[[ Data in this exercise, beginning ]]

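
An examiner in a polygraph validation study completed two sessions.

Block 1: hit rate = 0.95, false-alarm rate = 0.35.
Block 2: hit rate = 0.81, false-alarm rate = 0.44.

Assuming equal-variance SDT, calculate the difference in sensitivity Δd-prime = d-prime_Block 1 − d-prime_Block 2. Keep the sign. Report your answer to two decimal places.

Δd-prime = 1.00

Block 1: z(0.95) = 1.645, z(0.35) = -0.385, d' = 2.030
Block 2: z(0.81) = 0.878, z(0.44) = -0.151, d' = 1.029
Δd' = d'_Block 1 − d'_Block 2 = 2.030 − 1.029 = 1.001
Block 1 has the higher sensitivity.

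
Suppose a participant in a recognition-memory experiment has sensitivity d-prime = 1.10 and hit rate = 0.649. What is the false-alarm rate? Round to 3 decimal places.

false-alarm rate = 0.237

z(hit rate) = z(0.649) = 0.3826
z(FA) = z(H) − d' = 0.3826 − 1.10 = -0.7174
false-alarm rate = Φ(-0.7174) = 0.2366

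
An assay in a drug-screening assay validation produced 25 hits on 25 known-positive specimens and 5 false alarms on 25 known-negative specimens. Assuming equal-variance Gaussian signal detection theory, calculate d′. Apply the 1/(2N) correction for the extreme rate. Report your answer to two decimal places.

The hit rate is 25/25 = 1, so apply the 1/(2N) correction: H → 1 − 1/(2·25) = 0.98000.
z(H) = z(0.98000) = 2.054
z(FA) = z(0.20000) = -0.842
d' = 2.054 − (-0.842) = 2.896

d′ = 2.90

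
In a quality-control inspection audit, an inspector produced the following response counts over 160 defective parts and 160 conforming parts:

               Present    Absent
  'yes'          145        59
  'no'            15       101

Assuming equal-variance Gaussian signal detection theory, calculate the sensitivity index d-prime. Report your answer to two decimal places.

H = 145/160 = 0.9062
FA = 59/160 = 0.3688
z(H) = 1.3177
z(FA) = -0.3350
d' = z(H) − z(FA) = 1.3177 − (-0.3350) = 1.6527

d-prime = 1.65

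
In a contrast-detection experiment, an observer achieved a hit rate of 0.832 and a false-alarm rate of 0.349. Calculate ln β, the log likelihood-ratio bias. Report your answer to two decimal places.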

[[ Data in this exercise, end ]]

Required work:
Exactly the lines from the one containing "d-prime. Report your answer to two decimal places." to the last line of the entries above must be duplicated, with both of those lines included and nothing more.

The answer:
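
Assuming equal-variance Gaussian signal detection theory, calculate the sensitivity index d-prime. Report your answer to two decimal places.

H = 145/160 = 0.9062
FA = 59/160 = 0.3688
z(H) = 1.3177
z(FA) = -0.3350
d' = z(H) − z(FA) = 1.3177 − (-0.3350) = 1.6527

d-prime = 1.65

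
In a contrast-detection experiment, an observer achieved a hit rate of 0.832 and a false-alarm rate of 0.349. Calculate ln β, the log likelihood-ratio bias. Report your answer to two decimal places.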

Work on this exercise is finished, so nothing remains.